• **What this task involves**:
Copy the records exactly. Every line must match.
___ Source data
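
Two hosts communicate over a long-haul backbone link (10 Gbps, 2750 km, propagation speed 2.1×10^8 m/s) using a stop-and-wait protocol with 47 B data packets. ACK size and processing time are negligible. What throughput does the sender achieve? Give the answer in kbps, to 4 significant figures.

14.36 kbps

t_tx = L/R = 376/10000000000 = 3.76e-08 s.
t_prop = 2750000/210000000 = 0.0130952 s; RTT = 0.0261905 s.
Cycle = t_tx + RTT = 0.0261905 s.
Throughput = L / cycle = 376 / 0.0261905 = 14.36 kbps.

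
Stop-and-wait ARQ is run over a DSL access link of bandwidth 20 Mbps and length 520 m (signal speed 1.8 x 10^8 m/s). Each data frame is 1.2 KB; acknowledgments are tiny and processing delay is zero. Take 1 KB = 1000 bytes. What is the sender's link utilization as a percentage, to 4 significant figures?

98.81 %

t_tx = L/R = 9600/20000000 = 0.00048 s.
t_prop = 520/180000000 = 2.88889e-06 s; RTT = 5.77778e-06 s.
Cycle = t_tx + RTT = 0.000485778 s.
Utilization = t_tx / cycle = 0.00048/0.000485778 = 98.81 %.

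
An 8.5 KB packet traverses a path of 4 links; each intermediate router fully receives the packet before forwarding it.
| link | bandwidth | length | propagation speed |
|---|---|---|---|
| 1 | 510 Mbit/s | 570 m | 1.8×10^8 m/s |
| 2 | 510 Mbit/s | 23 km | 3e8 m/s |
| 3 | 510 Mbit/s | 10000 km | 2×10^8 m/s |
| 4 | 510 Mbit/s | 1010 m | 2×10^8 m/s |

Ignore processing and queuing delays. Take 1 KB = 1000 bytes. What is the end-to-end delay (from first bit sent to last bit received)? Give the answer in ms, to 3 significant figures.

L = 68000 bits.
Transmission delay per hop = L/R = 68000/510000000 = 0.133333 ms; 4 hops → 0.533333 ms.
Propagation delays (d/s per hop): 0.00316667, 0.0766667, 50, 0.00505 ms; sum = 50.0849 ms.
End-to-end = 50.6 ms.

50.6 ms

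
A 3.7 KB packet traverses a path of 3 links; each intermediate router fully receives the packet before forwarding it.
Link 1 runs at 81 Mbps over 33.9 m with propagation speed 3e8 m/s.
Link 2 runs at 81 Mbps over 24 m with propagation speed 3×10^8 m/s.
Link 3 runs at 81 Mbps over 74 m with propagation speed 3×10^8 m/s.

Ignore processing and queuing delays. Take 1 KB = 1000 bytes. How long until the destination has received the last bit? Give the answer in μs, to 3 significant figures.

L = 29600 bits.
Transmission delay per hop = L/R = 29600/81000000 = 365.432 μs; 3 hops → 1096.3 μs.
Propagation delays (d/s per hop): 0.113, 0.08, 0.246667 μs; sum = 0.439667 μs.
End-to-end = 1100 μs.

1100 μs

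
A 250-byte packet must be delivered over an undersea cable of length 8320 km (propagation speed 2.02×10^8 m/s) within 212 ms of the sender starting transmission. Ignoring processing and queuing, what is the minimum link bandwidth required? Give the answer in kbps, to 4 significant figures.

11.71 kbps

L = 2000 bits.
Propagation delay = 8320000 / 202000000 = 41.1881 ms.
Transmission budget = 212 − 41.1881 = 170.812 ms.
R ≥ L / t_tx = 2000 bits / 0.170812 s = 11.71 kbps.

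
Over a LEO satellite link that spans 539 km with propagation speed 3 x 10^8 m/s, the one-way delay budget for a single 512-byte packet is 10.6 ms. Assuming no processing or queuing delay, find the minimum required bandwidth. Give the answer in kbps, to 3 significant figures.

L = 4096 bits.
Propagation delay = 539000 / 300000000 = 1.79667 ms.
Transmission budget = 10.6 − 1.79667 = 8.80333 ms.
R ≥ L / t_tx = 4096 bits / 0.00880333 s = 465 kbps.

465 kbps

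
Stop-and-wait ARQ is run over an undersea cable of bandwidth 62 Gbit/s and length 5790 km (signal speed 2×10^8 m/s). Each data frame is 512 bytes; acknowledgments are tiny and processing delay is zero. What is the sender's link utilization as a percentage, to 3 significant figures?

t_tx = L/R = 4096/62000000000 = 6.60645e-08 s.
t_prop = 5790000/200000000 = 0.02895 s; RTT = 0.0579 s.
Cycle = t_tx + RTT = 0.0579001 s.
Utilization = t_tx / cycle = 6.60645e-08/0.0579001 = 0.000114 %.

0.000114 %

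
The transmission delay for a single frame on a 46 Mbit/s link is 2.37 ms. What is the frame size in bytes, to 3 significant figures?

13600 bytes

L = R × t_tx = 46000000 b/s × 0.00237 s = 109020 bits.
In bytes: 109020 / 8 = 13600 bytes.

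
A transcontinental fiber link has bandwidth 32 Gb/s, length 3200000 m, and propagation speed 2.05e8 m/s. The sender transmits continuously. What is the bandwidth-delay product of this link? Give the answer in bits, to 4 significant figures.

499500000 bits

Propagation delay = 3200000 / 2.05e+08 = 0.0156098 s.
BDP = R × t_prop = 32000000000 × 0.0156098 = 499512000 bits.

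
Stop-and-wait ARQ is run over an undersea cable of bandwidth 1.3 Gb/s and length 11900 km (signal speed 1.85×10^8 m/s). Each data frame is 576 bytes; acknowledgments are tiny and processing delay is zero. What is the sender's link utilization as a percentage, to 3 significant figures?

0.00276 %

t_tx = L/R = 4608/1300000000 = 3.54462e-06 s.
t_prop = 11900000/185000000 = 0.0643243 s; RTT = 0.128649 s.
Cycle = t_tx + RTT = 0.128652 s.
Utilization = t_tx / cycle = 3.54462e-06/0.128652 = 0.00276 %.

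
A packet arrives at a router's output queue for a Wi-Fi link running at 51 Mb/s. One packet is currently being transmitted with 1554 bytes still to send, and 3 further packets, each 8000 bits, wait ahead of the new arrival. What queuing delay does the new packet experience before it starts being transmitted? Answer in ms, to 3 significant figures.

0.714 ms

Each queued packet: L/R = 8000/51000000 = 0.156863 ms.
3 queued → 0.470588 ms.
Plus remaining 12432 bits of current packet: 0.243765 ms.
Queuing delay = 0.714 ms.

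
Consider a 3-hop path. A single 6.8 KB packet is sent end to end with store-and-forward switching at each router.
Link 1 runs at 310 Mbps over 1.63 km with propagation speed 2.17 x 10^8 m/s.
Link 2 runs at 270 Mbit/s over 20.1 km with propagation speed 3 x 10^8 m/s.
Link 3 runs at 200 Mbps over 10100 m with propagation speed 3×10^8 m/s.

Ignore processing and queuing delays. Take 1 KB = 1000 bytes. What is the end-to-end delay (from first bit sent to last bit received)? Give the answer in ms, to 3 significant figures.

L = 54400 bits.
Transmission delays (L/R per hop): 0.175484, 0.201481, 0.272 ms; sum = 0.648965 ms.
Propagation delays (d/s per hop): 0.00751152, 0.067, 0.0336667 ms; sum = 0.108178 ms.
End-to-end = 0.757 ms.

0.757 ms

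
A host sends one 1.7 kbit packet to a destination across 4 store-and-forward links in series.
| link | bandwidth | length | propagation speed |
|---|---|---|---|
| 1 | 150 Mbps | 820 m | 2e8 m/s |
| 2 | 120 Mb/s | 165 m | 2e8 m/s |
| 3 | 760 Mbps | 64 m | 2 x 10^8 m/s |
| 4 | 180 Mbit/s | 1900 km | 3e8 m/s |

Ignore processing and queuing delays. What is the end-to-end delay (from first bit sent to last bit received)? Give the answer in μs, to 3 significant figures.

6380 μs

L = 1700 bits.
Transmission delays (L/R per hop): 11.3333, 14.1667, 2.23684, 9.44444 μs; sum = 37.1813 μs.
Propagation delays (d/s per hop): 4.1, 0.825, 0.32, 6333.33 μs; sum = 6338.58 μs.
End-to-end = 6380 μs.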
______
• **Finished exercise**:
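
Two hosts communicate over a long-haul backbone link (10 Gbps, 2750 km, propagation speed 2.1×10^8 m/s) using a stop-and-wait protocol with 47 B data packets. ACK size and processing time are negligible. What throughput does the sender achieve? Give the answer in kbps, to 4 significant figures.

14.36 kbps

t_tx = L/R = 376/10000000000 = 3.76e-08 s.
t_prop = 2750000/210000000 = 0.0130952 s; RTT = 0.0261905 s.
Cycle = t_tx + RTT = 0.0261905 s.
Throughput = L / cycle = 376 / 0.0261905 = 14.36 kbps.

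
Stop-and-wait ARQ is run over a DSL access link of bandwidth 20 Mbps and length 520 m (signal speed 1.8 x 10^8 m/s). Each data frame is 1.2 KB; acknowledgments are tiny and processing delay is zero. Take 1 KB = 1000 bytes. What is the sender's link utilization as a percentage, to 4 significant figures?

98.81 %

t_tx = L/R = 9600/20000000 = 0.00048 s.
t_prop = 520/180000000 = 2.88889e-06 s; RTT = 5.77778e-06 s.
Cycle = t_tx + RTT = 0.000485778 s.
Utilization = t_tx / cycle = 0.00048/0.000485778 = 98.81 %.

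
An 8.5 KB packet traverses a path of 4 links; each intermediate router fully receives the packet before forwarding it.
| link | bandwidth | length | propagation speed |
|---|---|---|---|
| 1 | 510 Mbit/s | 570 m | 1.8×10^8 m/s |
| 2 | 510 Mbit/s | 23 km | 3e8 m/s |
| 3 | 510 Mbit/s | 10000 km | 2×10^8 m/s |
| 4 | 510 Mbit/s | 1010 m | 2×10^8 m/s |

Ignore processing and queuing delays. Take 1 KB = 1000 bytes. What is the end-to-end delay (from first bit sent to last bit received)? Give the answer in ms, to 3 significant figures.

L = 68000 bits.
Transmission delay per hop = L/R = 68000/510000000 = 0.133333 ms; 4 hops → 0.533333 ms.
Propagation delays (d/s per hop): 0.00316667, 0.0766667, 50, 0.00505 ms; sum = 50.0849 ms.
End-to-end = 50.6 ms.

50.6 ms

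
A 3.7 KB packet traverses a path of 3 links; each intermediate router fully receives the packet before forwarding it.
Link 1 runs at 81 Mbps over 33.9 m with propagation speed 3e8 m/s.
Link 2 runs at 81 Mbps over 24 m with propagation speed 3×10^8 m/s.
Link 3 runs at 81 Mbps over 74 m with propagation speed 3×10^8 m/s.

Ignore processing and queuing delays. Take 1 KB = 1000 bytes. How long until the destination has received the last bit? Give the answer in μs, to 3 significant figures.

L = 29600 bits.
Transmission delay per hop = L/R = 29600/81000000 = 365.432 μs; 3 hops → 1096.3 μs.
Propagation delays (d/s per hop): 0.113, 0.08, 0.246667 μs; sum = 0.439667 μs.
End-to-end = 1100 μs.

1100 μs

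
A 250-byte packet must be delivered over an undersea cable of length 8320 km (propagation speed 2.02×10^8 m/s) within 212 ms of the sender starting transmission. Ignoring processing and queuing, what is the minimum link bandwidth required? Give the answer in kbps, to 4 significant figures.

11.71 kbps

L = 2000 bits.
Propagation delay = 8320000 / 202000000 = 41.1881 ms.
Transmission budget = 212 − 41.1881 = 170.812 ms.
R ≥ L / t_tx = 2000 bits / 0.170812 s = 11.71 kbps.

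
Over a LEO satellite link that spans 539 km with propagation speed 3 x 10^8 m/s, the one-way delay budget for a single 512-byte packet is 10.6 ms. Assuming no processing or queuing delay, find the minimum required bandwidth. Give the answer in kbps, to 3 significant figures.

L = 4096 bits.
Propagation delay = 539000 / 300000000 = 1.79667 ms.
Transmission budget = 10.6 − 1.79667 = 8.80333 ms.
R ≥ L / t_tx = 4096 bits / 0.00880333 s = 465 kbps.

465 kbps

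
Stop-and-wait ARQ is run over an undersea cable of bandwidth 62 Gbit/s and length 5790 km (signal speed 2×10^8 m/s). Each data frame is 512 bytes; acknowledgments are tiny and processing delay is zero. What is the sender's link utilization as a percentage, to 3 significant figures?

t_tx = L/R = 4096/62000000000 = 6.60645e-08 s.
t_prop = 5790000/200000000 = 0.02895 s; RTT = 0.0579 s.
Cycle = t_tx + RTT = 0.0579001 s.
Utilization = t_tx / cycle = 6.60645e-08/0.0579001 = 0.000114 %.

0.000114 %

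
The transmission delay for a single frame on a 46 Mbit/s link is 2.37 ms. What is the frame size in bytes, to 3 significant figures?

13600 bytes

L = R × t_tx = 46000000 b/s × 0.00237 s = 109020 bits.
In bytes: 109020 / 8 = 13600 bytes.

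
A transcontinental fiber link has bandwidth 32 Gb/s, length 3200000 m, and propagation speed 2.05e8 m/s. The sender transmits continuously. What is the bandwidth-delay product of this link? Give the answer in bits, to 4 significant figures.

499500000 bits

Propagation delay = 3200000 / 2.05e+08 = 0.0156098 s.
BDP = R × t_prop = 32000000000 × 0.0156098 = 499512000 bits.

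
Stop-and-wait ARQ is run over an undersea cable of bandwidth 1.3 Gb/s and length 11900 km (signal speed 1.85×10^8 m/s). Each data frame is 576 bytes; acknowledgments are tiny and processing delay is zero. What is the sender's link utilization as a percentage, to 3 significant figures?

0.00276 %

t_tx = L/R = 4608/1300000000 = 3.54462e-06 s.
t_prop = 11900000/185000000 = 0.0643243 s; RTT = 0.128649 s.
Cycle = t_tx + RTT = 0.128652 s.
Utilization = t_tx / cycle = 3.54462e-06/0.128652 = 0.00276 %.

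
A packet arrives at a router's output queue for a Wi-Fi link running at 51 Mb/s. One packet is currently being transmitted with 1554 bytes still to send, and 3 further packets, each 8000 bits, wait ahead of the new arrival. What queuing delay does the new packet experience before it starts being transmitted? Answer in ms, to 3 significant figures.

0.714 ms

Each queued packet: L/R = 8000/51000000 = 0.156863 ms.
3 queued → 0.470588 ms.
Plus remaining 12432 bits of current packet: 0.243765 ms.
Queuing delay = 0.714 ms.

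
Consider a 3-hop path. A single 6.8 KB packet is sent end to end with store-and-forward switching at each router.
Link 1 runs at 310 Mbps over 1.63 km with propagation speed 2.17 x 10^8 m/s.
Link 2 runs at 270 Mbit/s over 20.1 km with propagation speed 3 x 10^8 m/s.
Link 3 runs at 200 Mbps over 10100 m with propagation speed 3×10^8 m/s.

Ignore processing and queuing delays. Take 1 KB = 1000 bytes. What is the end-to-end delay (from first bit sent to last bit received)? Give the answer in ms, to 3 significant figures.

L = 54400 bits.
Transmission delays (L/R per hop): 0.175484, 0.201481, 0.272 ms; sum = 0.648965 ms.
Propagation delays (d/s per hop): 0.00751152, 0.067, 0.0336667 ms; sum = 0.108178 ms.
End-to-end = 0.757 ms.

0.757 ms

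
A host sends one 1.7 kbit packet to a destination across 4 store-and-forward links in series.
| link | bandwidth | length | propagation speed |
|---|---|---|---|
| 1 | 150 Mbps | 820 m | 2e8 m/s |
| 2 | 120 Mb/s | 165 m | 2e8 m/s |
| 3 | 760 Mbps | 64 m | 2 x 10^8 m/s |
| 4 | 180 Mbit/s | 1900 km | 3e8 m/s |

Ignore processing and queuing delays. What is the end-to-end delay (from first bit sent to last bit received)? Give the answer in μs, to 3 significant figures.

6380 μs

L = 1700 bits.
Transmission delays (L/R per hop): 11.3333, 14.1667, 2.23684, 9.44444 μs; sum = 37.1813 μs.
Propagation delays (d/s per hop): 4.1, 0.825, 0.32, 6333.33 μs; sum = 6338.58 μs.
End-to-end = 6380 μs.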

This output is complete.